[Collected data entries]
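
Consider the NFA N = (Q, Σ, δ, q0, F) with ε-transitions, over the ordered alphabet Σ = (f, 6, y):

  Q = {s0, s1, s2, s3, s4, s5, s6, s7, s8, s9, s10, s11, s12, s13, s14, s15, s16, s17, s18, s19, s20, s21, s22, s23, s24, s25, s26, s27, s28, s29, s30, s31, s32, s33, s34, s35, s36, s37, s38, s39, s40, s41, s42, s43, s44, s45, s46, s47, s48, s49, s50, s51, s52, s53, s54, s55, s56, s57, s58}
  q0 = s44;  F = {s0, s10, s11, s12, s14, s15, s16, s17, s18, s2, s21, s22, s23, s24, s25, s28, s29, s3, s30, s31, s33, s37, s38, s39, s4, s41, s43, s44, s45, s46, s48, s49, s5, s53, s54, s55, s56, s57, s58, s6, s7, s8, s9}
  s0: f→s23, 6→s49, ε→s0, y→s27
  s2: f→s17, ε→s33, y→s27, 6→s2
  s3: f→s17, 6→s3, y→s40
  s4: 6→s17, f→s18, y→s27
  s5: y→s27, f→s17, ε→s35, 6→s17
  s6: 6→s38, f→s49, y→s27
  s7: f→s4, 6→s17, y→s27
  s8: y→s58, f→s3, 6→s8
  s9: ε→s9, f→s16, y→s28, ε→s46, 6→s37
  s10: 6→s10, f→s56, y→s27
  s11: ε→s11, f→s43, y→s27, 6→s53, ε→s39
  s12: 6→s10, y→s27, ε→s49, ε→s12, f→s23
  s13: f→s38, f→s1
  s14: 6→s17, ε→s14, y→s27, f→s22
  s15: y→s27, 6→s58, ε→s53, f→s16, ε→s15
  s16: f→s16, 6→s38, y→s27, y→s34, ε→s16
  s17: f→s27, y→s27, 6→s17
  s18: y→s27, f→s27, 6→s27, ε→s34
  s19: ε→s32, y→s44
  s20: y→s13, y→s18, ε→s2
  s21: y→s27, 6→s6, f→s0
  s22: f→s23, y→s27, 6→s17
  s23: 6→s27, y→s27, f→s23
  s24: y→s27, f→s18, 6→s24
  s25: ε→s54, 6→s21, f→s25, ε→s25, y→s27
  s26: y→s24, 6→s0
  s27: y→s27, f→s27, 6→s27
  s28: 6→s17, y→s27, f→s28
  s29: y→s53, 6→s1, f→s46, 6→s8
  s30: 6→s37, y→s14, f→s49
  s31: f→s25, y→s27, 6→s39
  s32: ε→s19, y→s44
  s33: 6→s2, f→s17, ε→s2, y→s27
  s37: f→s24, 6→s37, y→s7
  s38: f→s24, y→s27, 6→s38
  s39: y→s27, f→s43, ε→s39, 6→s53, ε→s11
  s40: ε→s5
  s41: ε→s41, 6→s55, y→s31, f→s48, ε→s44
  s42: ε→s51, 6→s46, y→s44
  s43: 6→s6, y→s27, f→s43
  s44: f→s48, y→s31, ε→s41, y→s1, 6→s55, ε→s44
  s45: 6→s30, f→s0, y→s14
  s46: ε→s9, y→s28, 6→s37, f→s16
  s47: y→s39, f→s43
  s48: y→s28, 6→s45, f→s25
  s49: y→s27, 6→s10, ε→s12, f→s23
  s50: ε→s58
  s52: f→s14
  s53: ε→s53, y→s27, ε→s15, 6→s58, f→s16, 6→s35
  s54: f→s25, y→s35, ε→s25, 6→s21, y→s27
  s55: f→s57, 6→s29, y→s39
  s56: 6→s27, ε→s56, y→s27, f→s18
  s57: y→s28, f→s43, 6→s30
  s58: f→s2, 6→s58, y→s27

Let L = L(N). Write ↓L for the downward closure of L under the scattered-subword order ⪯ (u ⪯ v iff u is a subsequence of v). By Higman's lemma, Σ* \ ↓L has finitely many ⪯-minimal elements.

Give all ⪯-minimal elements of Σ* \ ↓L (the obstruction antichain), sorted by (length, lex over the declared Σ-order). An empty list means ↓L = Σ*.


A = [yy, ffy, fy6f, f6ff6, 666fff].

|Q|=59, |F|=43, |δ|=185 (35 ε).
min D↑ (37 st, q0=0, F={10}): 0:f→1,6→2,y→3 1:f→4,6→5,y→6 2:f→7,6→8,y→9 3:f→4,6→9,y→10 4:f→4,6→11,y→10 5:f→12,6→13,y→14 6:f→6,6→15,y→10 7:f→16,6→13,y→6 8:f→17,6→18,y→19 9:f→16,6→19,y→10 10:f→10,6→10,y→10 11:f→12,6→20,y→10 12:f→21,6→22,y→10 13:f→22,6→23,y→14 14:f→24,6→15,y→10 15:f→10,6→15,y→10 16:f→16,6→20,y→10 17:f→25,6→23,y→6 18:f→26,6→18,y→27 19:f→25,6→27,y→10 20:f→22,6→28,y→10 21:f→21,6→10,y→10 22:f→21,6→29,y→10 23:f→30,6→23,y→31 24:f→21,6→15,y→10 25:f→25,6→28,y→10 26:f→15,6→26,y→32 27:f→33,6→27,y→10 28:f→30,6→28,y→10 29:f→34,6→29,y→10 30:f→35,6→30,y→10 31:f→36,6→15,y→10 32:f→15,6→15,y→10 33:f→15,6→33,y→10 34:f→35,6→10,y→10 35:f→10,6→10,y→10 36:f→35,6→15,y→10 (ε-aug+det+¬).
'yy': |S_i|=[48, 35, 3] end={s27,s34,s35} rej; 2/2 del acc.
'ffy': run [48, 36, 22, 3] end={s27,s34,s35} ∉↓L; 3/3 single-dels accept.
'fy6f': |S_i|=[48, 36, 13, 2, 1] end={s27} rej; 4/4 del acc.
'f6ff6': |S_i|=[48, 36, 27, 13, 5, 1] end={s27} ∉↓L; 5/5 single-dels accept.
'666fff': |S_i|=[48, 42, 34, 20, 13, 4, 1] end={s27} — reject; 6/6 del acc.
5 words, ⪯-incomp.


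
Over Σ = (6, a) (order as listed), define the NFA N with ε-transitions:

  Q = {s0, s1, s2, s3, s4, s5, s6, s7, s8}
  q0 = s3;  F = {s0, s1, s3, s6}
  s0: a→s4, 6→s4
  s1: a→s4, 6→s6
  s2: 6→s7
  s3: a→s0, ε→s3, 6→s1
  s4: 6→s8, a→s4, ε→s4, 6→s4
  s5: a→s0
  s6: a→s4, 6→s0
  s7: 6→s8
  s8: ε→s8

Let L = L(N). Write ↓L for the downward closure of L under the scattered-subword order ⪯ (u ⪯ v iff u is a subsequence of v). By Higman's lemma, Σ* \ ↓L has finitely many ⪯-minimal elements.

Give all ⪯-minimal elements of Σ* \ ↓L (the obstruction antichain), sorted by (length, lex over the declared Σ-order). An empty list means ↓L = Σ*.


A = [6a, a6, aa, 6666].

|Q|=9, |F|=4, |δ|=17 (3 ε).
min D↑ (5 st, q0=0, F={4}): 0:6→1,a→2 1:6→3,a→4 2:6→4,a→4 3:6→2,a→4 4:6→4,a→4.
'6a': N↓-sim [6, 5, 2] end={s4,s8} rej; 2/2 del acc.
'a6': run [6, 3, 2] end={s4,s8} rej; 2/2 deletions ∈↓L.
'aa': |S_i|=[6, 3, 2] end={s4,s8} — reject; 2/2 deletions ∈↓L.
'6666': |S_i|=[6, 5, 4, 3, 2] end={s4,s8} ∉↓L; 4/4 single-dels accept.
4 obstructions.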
---
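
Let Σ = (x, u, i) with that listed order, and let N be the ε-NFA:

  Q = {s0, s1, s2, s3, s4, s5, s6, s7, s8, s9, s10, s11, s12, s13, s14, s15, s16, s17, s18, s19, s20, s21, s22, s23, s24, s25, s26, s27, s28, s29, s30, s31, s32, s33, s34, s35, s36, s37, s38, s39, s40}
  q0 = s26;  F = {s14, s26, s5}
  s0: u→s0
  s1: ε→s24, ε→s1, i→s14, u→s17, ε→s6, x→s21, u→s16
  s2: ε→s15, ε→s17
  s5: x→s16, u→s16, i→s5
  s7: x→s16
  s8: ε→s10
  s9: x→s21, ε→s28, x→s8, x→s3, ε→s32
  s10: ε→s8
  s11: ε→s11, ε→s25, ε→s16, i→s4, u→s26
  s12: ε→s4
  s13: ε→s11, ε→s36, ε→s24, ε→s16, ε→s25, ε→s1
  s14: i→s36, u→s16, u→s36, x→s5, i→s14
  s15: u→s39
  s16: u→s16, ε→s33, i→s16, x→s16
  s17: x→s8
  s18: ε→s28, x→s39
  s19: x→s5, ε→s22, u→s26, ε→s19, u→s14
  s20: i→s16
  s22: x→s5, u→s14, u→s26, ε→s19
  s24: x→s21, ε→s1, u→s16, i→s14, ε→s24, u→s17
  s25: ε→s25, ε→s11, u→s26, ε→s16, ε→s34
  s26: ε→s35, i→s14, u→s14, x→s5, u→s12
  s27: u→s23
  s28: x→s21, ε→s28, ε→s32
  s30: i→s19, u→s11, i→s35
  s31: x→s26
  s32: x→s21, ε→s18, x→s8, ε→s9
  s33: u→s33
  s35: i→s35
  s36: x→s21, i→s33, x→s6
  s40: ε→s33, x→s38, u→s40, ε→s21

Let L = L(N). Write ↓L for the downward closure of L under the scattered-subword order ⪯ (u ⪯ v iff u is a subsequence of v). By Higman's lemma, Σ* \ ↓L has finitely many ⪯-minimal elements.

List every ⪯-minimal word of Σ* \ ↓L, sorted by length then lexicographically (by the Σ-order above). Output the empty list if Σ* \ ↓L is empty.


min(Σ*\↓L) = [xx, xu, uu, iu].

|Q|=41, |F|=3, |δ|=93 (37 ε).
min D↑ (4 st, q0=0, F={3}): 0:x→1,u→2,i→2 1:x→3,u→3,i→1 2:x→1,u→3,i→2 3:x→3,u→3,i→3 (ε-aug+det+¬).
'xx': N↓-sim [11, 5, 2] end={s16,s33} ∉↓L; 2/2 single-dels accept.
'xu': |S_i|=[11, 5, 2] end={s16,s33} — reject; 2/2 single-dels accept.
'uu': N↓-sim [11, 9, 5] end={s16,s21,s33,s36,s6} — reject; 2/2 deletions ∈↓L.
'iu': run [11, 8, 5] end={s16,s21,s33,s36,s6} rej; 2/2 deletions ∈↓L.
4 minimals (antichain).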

### Problem details
From the entries above, restate word for word the lines from the line containing "s38: f→s24, y→s27, 6→s38" to the line containing "s48: y→s28, 6→s45, f→s25", both ends included, and nothing more.

### Expected answer
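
  s38: f→s24, y→s27, 6→s38
  s39: y→s27, f→s43, ε→s39, 6→s53, ε→s11
  s40: ε→s5
  s41: ε→s41, 6→s55, y→s31, f→s48, ε→s44
  s42: ε→s51, 6→s46, y→s44
  s43: 6→s6, y→s27, f→s43
  s44: f→s48, y→s31, ε→s41, y→s1, 6→s55, ε→s44
  s45: 6→s30, f→s0, y→s14
  s46: ε→s9, y→s28, 6→s37, f→s16
  s47: y→s39, f→s43
  s48: y→s28, 6→s45, f→s25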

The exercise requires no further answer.